** Required action **
Start to finish, the listing must be rewritten exactly.

=== Section Start ===

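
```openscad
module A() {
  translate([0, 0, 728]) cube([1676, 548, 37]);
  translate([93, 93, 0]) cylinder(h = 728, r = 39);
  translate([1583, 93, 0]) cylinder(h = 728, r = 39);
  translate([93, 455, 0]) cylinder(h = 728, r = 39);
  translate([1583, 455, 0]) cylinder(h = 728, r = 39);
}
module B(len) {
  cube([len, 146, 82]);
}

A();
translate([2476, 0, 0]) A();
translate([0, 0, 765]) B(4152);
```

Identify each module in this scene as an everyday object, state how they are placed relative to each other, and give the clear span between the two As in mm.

Second table starts at x = 2476; first ends at x = 1676; clear span = 2476 − 1676 = 800 mm.

A is a table. B is a beam. A beam spans the tops of two tables. The clear span between the two tables is 800 mm.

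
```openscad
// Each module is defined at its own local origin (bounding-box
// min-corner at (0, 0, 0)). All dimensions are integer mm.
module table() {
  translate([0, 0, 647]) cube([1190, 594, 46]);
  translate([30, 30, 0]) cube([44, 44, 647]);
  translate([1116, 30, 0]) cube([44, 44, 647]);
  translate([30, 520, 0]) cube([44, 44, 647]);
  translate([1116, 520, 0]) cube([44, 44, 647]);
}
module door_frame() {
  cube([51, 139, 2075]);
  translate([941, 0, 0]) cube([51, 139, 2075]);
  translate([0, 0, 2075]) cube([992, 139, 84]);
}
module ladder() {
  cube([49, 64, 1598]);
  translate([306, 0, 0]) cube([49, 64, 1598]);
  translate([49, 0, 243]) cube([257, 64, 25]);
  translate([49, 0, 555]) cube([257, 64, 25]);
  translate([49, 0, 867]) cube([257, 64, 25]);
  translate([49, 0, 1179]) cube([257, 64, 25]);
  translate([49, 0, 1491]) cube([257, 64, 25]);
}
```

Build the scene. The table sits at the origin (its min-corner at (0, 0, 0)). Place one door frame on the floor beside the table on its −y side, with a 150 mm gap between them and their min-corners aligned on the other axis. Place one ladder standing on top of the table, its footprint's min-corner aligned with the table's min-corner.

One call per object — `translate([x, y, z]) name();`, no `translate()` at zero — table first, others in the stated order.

table();
translate([0, -289, 0]) door_frame();
translate([0, 0, 693]) ladder();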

=== Section End ===

** Response area **
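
```openscad
module A() {
  translate([0, 0, 728]) cube([1676, 548, 37]);
  translate([93, 93, 0]) cylinder(h = 728, r = 39);
  translate([1583, 93, 0]) cylinder(h = 728, r = 39);
  translate([93, 455, 0]) cylinder(h = 728, r = 39);
  translate([1583, 455, 0]) cylinder(h = 728, r = 39);
}
module B(len) {
  cube([len, 146, 82]);
}

A();
translate([2476, 0, 0]) A();
translate([0, 0, 765]) B(4152);
```

Identify each module in this scene as an everyday object, state how they are placed relative to each other, and give the clear span between the two As in mm.

Second table starts at x = 2476; first ends at x = 1676; clear span = 2476 − 1676 = 800 mm.

A is a table. B is a beam. A beam spans the tops of two tables. The clear span between the two tables is 800 mm.

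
```openscad
// Each module is defined at its own local origin (bounding-box
// min-corner at (0, 0, 0)). All dimensions are integer mm.
module table() {
  translate([0, 0, 647]) cube([1190, 594, 46]);
  translate([30, 30, 0]) cube([44, 44, 647]);
  translate([1116, 30, 0]) cube([44, 44, 647]);
  translate([30, 520, 0]) cube([44, 44, 647]);
  translate([1116, 520, 0]) cube([44, 44, 647]);
}
module door_frame() {
  cube([51, 139, 2075]);
  translate([941, 0, 0]) cube([51, 139, 2075]);
  translate([0, 0, 2075]) cube([992, 139, 84]);
}
module ladder() {
  cube([49, 64, 1598]);
  translate([306, 0, 0]) cube([49, 64, 1598]);
  translate([49, 0, 243]) cube([257, 64, 25]);
  translate([49, 0, 555]) cube([257, 64, 25]);
  translate([49, 0, 867]) cube([257, 64, 25]);
  translate([49, 0, 1179]) cube([257, 64, 25]);
  translate([49, 0, 1491]) cube([257, 64, 25]);
}
```

Build the scene. The table sits at the origin (its min-corner at (0, 0, 0)). Place one door frame on the floor beside the table on its −y side, with a 150 mm gap between them and their min-corners aligned on the other axis. Place one ladder standing on top of the table, its footprint's min-corner aligned with the table's min-corner.

One call per object — `translate([x, y, z]) name();`, no `translate()` at zero — table first, others in the stated order.

table();
translate([0, -289, 0]) door_frame();
translate([0, 0, 693]) ladder();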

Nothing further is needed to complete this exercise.